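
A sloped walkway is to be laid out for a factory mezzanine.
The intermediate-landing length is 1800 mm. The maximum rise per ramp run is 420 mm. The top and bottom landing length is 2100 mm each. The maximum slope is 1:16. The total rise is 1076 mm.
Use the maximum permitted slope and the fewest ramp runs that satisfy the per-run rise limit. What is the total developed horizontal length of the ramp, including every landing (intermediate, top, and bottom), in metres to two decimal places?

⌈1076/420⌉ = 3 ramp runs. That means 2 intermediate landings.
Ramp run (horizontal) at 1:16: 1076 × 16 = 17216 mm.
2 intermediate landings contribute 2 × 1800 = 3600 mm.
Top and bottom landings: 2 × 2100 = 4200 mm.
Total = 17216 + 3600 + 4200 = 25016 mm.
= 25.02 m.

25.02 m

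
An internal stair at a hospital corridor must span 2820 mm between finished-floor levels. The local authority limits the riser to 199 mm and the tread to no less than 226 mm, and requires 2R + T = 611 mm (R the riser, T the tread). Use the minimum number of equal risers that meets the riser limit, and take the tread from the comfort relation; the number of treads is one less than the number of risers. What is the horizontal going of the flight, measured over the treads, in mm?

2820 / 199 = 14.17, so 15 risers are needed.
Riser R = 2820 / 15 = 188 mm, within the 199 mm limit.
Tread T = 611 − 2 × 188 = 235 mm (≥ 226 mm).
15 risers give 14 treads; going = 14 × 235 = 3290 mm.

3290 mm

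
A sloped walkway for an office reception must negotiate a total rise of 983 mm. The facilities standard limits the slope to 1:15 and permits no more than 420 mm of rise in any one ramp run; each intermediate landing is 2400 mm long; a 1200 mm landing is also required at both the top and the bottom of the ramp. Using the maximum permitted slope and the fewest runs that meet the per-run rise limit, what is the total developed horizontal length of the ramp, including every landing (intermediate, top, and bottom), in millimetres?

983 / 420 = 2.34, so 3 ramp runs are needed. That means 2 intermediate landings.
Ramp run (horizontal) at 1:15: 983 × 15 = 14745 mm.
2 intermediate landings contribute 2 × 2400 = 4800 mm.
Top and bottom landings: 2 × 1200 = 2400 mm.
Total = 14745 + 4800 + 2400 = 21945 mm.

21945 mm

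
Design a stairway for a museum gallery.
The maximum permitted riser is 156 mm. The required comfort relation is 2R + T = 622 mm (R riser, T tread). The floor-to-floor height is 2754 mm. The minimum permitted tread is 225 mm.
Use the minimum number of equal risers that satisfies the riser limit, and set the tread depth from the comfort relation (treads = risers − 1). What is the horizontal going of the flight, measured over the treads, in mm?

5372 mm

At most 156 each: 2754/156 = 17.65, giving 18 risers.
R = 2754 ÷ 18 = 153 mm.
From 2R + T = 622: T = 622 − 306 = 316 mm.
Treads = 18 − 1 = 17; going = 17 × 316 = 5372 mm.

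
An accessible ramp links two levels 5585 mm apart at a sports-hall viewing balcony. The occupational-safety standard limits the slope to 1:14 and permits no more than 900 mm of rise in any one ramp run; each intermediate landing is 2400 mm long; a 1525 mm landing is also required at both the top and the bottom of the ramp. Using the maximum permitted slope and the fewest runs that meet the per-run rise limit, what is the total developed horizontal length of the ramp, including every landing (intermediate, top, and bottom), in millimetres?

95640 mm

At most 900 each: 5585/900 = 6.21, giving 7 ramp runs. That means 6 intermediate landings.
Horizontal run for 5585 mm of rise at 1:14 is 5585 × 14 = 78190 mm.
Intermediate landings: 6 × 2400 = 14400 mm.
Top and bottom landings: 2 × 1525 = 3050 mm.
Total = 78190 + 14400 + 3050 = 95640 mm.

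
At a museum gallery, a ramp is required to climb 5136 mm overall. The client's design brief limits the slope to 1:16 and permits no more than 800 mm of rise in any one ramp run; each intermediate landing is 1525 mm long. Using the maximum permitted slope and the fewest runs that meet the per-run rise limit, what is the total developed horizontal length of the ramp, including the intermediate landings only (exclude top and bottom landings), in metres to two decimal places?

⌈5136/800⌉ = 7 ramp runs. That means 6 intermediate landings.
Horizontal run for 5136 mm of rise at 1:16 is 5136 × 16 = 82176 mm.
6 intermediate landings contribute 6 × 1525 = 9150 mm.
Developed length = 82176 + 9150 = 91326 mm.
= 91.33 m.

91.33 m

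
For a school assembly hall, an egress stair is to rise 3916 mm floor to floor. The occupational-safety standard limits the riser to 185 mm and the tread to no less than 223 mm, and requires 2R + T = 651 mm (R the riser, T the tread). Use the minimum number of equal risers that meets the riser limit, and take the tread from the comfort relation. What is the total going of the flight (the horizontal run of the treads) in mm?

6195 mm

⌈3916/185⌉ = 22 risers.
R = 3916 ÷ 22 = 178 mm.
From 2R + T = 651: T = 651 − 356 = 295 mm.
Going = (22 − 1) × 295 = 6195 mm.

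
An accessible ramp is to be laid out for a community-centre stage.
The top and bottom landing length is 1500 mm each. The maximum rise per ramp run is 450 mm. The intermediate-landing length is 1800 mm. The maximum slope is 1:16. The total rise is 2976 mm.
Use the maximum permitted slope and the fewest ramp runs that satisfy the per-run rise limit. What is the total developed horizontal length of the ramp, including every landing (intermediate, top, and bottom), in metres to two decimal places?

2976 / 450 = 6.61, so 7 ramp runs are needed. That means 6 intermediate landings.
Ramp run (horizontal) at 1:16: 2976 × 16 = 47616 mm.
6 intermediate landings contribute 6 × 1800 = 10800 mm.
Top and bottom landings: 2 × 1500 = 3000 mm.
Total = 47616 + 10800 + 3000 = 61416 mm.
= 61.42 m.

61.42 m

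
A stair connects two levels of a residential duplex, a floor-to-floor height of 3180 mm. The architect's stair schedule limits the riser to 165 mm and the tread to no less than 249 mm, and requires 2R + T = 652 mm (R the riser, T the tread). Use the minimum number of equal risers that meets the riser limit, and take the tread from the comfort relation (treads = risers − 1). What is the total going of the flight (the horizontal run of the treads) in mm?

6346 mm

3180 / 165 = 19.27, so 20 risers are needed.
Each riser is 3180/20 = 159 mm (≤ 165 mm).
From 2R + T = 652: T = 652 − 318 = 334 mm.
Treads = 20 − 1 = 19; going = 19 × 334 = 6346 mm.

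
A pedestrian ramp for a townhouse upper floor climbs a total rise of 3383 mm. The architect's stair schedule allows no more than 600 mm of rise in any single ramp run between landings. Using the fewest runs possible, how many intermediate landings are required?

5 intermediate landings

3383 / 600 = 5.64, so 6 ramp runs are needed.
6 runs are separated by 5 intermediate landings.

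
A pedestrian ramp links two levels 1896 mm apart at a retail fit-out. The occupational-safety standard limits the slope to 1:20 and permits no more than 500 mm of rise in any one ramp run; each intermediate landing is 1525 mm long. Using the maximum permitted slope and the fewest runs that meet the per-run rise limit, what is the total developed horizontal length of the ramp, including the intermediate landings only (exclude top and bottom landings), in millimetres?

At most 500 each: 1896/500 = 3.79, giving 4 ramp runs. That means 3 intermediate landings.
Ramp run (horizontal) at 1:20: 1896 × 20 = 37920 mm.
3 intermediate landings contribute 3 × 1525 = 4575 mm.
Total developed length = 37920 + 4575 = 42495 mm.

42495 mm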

****************************************

__Exercise aim__.
The full listing above should be retyped without any alteration.

__Reply__.
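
A sloped walkway is to be laid out for a factory mezzanine.
The intermediate-landing length is 1800 mm. The maximum rise per ramp run is 420 mm. The top and bottom landing length is 2100 mm each. The maximum slope is 1:16. The total rise is 1076 mm.
Use the maximum permitted slope and the fewest ramp runs that satisfy the per-run rise limit. What is the total developed horizontal length of the ramp, including every landing (intermediate, top, and bottom), in metres to two decimal places?

⌈1076/420⌉ = 3 ramp runs. That means 2 intermediate landings.
Ramp run (horizontal) at 1:16: 1076 × 16 = 17216 mm.
2 intermediate landings contribute 2 × 1800 = 3600 mm.
Top and bottom landings: 2 × 2100 = 4200 mm.
Total = 17216 + 3600 + 4200 = 25016 mm.
= 25.02 m.

25.02 m

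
An internal stair at a hospital corridor must span 2820 mm between finished-floor levels. The local authority limits the riser to 199 mm and the tread to no less than 226 mm, and requires 2R + T = 611 mm (R the riser, T the tread). Use the minimum number of equal risers that meets the riser limit, and take the tread from the comfort relation; the number of treads is one less than the number of risers. What is the horizontal going of the flight, measured over the treads, in mm?

2820 / 199 = 14.17, so 15 risers are needed.
Riser R = 2820 / 15 = 188 mm, within the 199 mm limit.
Tread T = 611 − 2 × 188 = 235 mm (≥ 226 mm).
15 risers give 14 treads; going = 14 × 235 = 3290 mm.

3290 mm

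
A sloped walkway for an office reception must negotiate a total rise of 983 mm. The facilities standard limits the slope to 1:15 and permits no more than 420 mm of rise in any one ramp run; each intermediate landing is 2400 mm long; a 1200 mm landing is also required at both the top and the bottom of the ramp. Using the maximum permitted slope and the fewest runs that meet the per-run rise limit, what is the total developed horizontal length of the ramp, including every landing (intermediate, top, and bottom), in millimetres?

983 / 420 = 2.34, so 3 ramp runs are needed. That means 2 intermediate landings.
Ramp run (horizontal) at 1:15: 983 × 15 = 14745 mm.
2 intermediate landings contribute 2 × 2400 = 4800 mm.
Top and bottom landings: 2 × 1200 = 2400 mm.
Total = 14745 + 4800 + 2400 = 21945 mm.

21945 mm

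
Design a stairway for a museum gallery.
The maximum permitted riser is 156 mm. The required comfort relation is 2R + T = 622 mm (R riser, T tread). The floor-to-floor height is 2754 mm. The minimum permitted tread is 225 mm.
Use the minimum number of equal risers that satisfies the riser limit, and set the tread depth from the comfort relation (treads = risers − 1). What is the horizontal going of the flight, measured over the treads, in mm?

5372 mm

At most 156 each: 2754/156 = 17.65, giving 18 risers.
R = 2754 ÷ 18 = 153 mm.
From 2R + T = 622: T = 622 − 306 = 316 mm.
Treads = 18 − 1 = 17; going = 17 × 316 = 5372 mm.

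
An accessible ramp links two levels 5585 mm apart at a sports-hall viewing balcony. The occupational-safety standard limits the slope to 1:14 and permits no more than 900 mm of rise in any one ramp run; each intermediate landing is 2400 mm long; a 1525 mm landing is also required at both the top and the bottom of the ramp. Using the maximum permitted slope and the fewest runs that meet the per-run rise limit, what is the total developed horizontal length of the ramp, including every landing (intermediate, top, and bottom), in millimetres?

95640 mm

At most 900 each: 5585/900 = 6.21, giving 7 ramp runs. That means 6 intermediate landings.
Horizontal run for 5585 mm of rise at 1:14 is 5585 × 14 = 78190 mm.
Intermediate landings: 6 × 2400 = 14400 mm.
Top and bottom landings: 2 × 1525 = 3050 mm.
Total = 78190 + 14400 + 3050 = 95640 mm.

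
At a museum gallery, a ramp is required to climb 5136 mm overall. The client's design brief limits the slope to 1:16 and permits no more than 800 mm of rise in any one ramp run; each intermediate landing is 1525 mm long. Using the maximum permitted slope and the fewest runs that meet the per-run rise limit, what is the total developed horizontal length of the ramp, including the intermediate landings only (exclude top and bottom landings), in metres to two decimal places?

⌈5136/800⌉ = 7 ramp runs. That means 6 intermediate landings.
Horizontal run for 5136 mm of rise at 1:16 is 5136 × 16 = 82176 mm.
6 intermediate landings contribute 6 × 1525 = 9150 mm.
Developed length = 82176 + 9150 = 91326 mm.
= 91.33 m.

91.33 m

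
For a school assembly hall, an egress stair is to rise 3916 mm floor to floor. The occupational-safety standard limits the riser to 185 mm and the tread to no less than 223 mm, and requires 2R + T = 651 mm (R the riser, T the tread). Use the minimum number of equal risers that meets the riser limit, and take the tread from the comfort relation. What is the total going of the flight (the horizontal run of the treads) in mm?

6195 mm

⌈3916/185⌉ = 22 risers.
R = 3916 ÷ 22 = 178 mm.
From 2R + T = 651: T = 651 − 356 = 295 mm.
Going = (22 − 1) × 295 = 6195 mm.

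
An accessible ramp is to be laid out for a community-centre stage.
The top and bottom landing length is 1500 mm each. The maximum rise per ramp run is 450 mm. The intermediate-landing length is 1800 mm. The maximum slope is 1:16. The total rise is 2976 mm.
Use the maximum permitted slope and the fewest ramp runs that satisfy the per-run rise limit. What is the total developed horizontal length of the ramp, including every landing (intermediate, top, and bottom), in metres to two decimal places?

2976 / 450 = 6.61, so 7 ramp runs are needed. That means 6 intermediate landings.
Ramp run (horizontal) at 1:16: 2976 × 16 = 47616 mm.
6 intermediate landings contribute 6 × 1800 = 10800 mm.
Top and bottom landings: 2 × 1500 = 3000 mm.
Total = 47616 + 10800 + 3000 = 61416 mm.
= 61.42 m.

61.42 m

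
A stair connects two levels of a residential duplex, a floor-to-floor height of 3180 mm. The architect's stair schedule limits the riser to 165 mm and the tread to no less than 249 mm, and requires 2R + T = 652 mm (R the riser, T the tread). Use the minimum number of equal risers that meets the riser limit, and take the tread from the comfort relation (treads = risers − 1). What is the total going of the flight (the horizontal run of the treads) in mm?

6346 mm

3180 / 165 = 19.27, so 20 risers are needed.
Each riser is 3180/20 = 159 mm (≤ 165 mm).
From 2R + T = 652: T = 652 − 318 = 334 mm.
Treads = 20 − 1 = 19; going = 19 × 334 = 6346 mm.

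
A pedestrian ramp for a townhouse upper floor climbs a total rise of 3383 mm. The architect's stair schedule allows no more than 600 mm of rise in any single ramp run between landings. Using the fewest runs possible, how many intermediate landings are required?

5 intermediate landings

3383 / 600 = 5.64, so 6 ramp runs are needed.
6 runs are separated by 5 intermediate landings.

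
A pedestrian ramp links two levels 1896 mm apart at a retail fit-out. The occupational-safety standard limits the slope to 1:20 and permits no more than 500 mm of rise in any one ramp run; each intermediate landing is 1525 mm long. Using the maximum permitted slope and the fewest runs that meet the per-run rise limit, what is the total developed horizontal length of the ramp, including the intermediate landings only (exclude top and bottom landings), in millimetres?

At most 500 each: 1896/500 = 3.79, giving 4 ramp runs. That means 3 intermediate landings.
Ramp run (horizontal) at 1:20: 1896 × 20 = 37920 mm.
3 intermediate landings contribute 3 × 1525 = 4575 mm.
Total developed length = 37920 + 4575 = 42495 mm.

42495 mm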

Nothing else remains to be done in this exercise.